### PROBLEM REQUIREMENTS
Reproduce the data that follows precisely.

====== DATA EXTRACTS ======

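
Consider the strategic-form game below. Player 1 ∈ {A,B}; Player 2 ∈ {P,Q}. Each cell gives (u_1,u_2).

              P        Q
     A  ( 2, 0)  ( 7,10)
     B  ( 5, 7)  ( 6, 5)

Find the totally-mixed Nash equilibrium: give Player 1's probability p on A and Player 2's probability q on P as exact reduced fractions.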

======

### EXERCISE RESPONSE
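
Consider the strategic-form game below. Player 1 ∈ {A,B}; Player 2 ∈ {P,Q}. Each cell gives (u_1,u_2).

              P        Q
     A  ( 2, 0)  ( 7,10)
     B  ( 5, 7)  ( 6, 5)

Find the totally-mixed Nash equilibrium: give Player 1's probability p on A and Player 2's probability q on P as exact reduced fractions.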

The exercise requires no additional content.